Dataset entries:
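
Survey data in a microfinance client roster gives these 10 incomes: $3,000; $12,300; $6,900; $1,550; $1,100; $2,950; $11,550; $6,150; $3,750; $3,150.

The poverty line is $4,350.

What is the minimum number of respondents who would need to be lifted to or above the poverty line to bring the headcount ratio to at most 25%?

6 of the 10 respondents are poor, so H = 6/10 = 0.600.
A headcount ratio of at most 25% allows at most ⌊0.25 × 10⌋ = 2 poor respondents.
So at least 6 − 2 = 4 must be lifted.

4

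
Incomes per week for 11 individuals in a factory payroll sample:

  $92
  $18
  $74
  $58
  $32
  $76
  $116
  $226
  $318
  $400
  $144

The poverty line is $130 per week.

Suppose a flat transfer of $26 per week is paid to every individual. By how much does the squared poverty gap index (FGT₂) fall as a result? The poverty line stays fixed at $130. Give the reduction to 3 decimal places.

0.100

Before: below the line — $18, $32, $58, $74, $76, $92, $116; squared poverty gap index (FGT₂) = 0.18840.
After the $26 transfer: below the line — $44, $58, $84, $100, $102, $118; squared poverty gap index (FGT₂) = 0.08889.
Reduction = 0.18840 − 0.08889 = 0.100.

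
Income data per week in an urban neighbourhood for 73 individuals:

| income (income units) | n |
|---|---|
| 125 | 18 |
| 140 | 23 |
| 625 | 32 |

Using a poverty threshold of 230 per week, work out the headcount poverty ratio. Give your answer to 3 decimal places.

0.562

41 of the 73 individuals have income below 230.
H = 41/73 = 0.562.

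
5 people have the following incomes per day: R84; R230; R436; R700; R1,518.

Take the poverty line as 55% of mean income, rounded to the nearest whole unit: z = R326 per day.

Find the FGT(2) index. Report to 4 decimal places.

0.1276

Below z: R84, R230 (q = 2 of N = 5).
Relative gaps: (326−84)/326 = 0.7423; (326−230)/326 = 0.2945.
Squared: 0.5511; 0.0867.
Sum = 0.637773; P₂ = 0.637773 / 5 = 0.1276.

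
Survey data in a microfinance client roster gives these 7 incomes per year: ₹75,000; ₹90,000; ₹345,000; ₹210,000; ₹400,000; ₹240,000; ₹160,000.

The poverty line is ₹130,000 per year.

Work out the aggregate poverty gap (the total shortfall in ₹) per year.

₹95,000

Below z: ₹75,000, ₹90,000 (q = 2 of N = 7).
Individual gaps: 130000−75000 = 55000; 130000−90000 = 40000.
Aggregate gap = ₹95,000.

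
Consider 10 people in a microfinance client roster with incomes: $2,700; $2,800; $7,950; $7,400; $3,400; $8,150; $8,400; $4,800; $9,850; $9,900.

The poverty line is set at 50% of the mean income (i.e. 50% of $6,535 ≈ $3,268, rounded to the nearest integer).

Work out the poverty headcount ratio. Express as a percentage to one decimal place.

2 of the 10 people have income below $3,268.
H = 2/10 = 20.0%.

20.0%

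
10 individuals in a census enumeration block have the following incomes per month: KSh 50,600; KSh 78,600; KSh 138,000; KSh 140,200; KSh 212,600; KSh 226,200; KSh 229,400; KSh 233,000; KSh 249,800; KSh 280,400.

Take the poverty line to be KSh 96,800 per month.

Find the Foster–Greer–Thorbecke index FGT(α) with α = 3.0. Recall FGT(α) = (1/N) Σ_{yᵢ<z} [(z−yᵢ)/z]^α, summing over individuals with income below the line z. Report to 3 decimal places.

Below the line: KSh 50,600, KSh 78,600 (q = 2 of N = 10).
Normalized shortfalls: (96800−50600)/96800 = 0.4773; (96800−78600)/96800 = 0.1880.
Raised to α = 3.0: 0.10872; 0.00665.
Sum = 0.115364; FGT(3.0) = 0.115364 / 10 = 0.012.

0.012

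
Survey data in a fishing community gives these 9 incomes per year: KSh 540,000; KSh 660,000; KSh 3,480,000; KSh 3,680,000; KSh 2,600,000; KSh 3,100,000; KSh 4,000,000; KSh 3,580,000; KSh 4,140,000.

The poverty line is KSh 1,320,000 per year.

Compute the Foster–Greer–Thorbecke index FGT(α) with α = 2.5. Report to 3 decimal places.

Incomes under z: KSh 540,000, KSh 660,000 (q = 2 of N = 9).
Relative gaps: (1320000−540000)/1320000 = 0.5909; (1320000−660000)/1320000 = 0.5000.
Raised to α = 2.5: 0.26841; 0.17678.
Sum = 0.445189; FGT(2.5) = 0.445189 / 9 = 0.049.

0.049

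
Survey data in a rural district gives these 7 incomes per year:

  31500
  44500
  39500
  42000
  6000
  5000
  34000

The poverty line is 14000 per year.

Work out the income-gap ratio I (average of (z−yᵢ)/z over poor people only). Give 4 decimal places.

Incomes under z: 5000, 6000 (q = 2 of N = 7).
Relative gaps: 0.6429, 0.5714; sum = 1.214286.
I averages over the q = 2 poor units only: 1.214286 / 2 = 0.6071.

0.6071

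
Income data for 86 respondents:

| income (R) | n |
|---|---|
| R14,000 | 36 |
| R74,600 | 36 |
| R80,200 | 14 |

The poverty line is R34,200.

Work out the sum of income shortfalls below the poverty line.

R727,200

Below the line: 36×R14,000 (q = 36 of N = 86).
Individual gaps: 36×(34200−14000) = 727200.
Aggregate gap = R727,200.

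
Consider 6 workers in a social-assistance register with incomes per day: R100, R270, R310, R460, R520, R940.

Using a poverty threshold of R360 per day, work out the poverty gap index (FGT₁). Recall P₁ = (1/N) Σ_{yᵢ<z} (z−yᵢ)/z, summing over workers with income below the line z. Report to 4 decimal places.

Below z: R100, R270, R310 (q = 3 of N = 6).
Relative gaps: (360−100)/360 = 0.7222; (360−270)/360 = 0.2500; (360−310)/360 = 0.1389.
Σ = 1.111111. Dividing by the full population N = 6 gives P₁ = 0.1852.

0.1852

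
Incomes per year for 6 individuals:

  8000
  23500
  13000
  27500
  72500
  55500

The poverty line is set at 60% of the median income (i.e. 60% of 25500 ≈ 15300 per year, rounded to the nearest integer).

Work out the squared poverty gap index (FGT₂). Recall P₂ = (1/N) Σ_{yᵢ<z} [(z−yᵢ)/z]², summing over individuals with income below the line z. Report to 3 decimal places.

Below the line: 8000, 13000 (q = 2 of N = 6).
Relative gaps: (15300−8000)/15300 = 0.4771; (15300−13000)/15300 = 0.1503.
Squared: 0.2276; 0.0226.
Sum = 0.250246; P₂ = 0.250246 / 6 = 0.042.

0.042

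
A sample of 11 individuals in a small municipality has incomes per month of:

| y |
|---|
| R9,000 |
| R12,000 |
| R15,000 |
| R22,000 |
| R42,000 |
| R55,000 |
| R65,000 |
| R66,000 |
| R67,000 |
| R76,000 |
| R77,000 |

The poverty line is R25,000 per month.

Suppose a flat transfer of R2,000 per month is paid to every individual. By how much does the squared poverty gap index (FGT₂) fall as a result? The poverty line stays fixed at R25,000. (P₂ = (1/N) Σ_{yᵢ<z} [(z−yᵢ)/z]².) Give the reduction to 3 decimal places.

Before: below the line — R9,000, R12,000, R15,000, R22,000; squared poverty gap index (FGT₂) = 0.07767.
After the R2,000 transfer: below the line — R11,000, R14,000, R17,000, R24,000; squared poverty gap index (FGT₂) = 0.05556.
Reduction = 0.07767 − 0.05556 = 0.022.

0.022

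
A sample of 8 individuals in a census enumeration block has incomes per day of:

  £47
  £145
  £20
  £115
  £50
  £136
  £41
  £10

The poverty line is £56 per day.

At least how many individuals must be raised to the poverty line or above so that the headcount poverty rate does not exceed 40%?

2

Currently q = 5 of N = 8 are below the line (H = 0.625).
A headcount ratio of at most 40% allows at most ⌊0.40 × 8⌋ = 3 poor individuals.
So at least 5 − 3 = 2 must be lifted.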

---

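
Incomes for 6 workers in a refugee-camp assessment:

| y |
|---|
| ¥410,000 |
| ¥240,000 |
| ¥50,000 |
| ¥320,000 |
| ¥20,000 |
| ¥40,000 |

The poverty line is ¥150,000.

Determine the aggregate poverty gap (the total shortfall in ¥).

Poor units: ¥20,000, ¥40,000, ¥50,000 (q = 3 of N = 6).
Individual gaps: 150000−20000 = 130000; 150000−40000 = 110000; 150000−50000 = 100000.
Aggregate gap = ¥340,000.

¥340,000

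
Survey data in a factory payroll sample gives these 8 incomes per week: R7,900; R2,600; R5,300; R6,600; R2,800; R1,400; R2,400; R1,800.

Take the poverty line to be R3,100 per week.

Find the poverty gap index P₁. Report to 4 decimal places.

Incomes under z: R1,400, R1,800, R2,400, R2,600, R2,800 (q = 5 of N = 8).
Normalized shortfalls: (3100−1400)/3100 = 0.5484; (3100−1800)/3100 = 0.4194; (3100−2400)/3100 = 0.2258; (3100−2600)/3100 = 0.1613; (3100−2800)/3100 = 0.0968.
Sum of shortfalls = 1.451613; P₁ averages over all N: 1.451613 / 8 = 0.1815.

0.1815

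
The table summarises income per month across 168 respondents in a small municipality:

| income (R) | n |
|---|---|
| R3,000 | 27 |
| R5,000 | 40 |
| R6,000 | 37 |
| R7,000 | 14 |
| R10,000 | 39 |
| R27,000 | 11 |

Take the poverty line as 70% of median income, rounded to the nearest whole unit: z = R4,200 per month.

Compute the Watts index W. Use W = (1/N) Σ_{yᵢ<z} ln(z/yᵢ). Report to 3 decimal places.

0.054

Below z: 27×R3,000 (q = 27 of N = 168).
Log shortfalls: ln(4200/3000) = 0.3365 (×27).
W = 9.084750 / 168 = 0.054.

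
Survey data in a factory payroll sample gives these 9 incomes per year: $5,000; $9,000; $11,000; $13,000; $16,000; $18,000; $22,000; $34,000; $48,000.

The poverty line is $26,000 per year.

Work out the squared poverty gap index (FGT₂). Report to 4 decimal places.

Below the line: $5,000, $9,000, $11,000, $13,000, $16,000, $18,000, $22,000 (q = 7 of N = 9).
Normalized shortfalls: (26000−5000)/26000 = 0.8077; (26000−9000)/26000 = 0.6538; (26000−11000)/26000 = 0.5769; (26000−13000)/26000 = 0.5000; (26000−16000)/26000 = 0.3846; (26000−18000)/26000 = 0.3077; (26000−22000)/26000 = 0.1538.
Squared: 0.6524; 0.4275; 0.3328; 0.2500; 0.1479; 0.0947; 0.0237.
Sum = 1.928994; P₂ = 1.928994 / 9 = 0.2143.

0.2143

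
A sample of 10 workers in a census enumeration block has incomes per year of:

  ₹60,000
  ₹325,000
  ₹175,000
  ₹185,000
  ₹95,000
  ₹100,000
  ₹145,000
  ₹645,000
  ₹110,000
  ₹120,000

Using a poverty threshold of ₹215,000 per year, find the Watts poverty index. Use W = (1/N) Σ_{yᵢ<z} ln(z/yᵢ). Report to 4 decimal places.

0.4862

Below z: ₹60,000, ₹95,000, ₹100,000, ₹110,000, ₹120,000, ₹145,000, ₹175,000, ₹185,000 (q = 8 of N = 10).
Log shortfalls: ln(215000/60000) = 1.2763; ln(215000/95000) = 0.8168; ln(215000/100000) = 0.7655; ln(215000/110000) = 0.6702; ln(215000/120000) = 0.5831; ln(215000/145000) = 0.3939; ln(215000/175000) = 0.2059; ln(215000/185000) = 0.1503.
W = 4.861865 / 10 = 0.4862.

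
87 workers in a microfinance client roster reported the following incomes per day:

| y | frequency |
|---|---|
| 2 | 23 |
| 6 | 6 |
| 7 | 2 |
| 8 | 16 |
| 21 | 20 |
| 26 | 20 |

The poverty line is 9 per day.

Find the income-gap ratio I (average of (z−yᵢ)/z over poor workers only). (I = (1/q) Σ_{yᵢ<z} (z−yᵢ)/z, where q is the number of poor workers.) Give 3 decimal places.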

◆ **Task brief**:
Where a line above contains the word "municipality", show that line.

◆ **Written reply**:
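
A sample of 11 individuals in a small municipality has incomes per month of:
The table summarises income per month across 168 respondents in a small municipality: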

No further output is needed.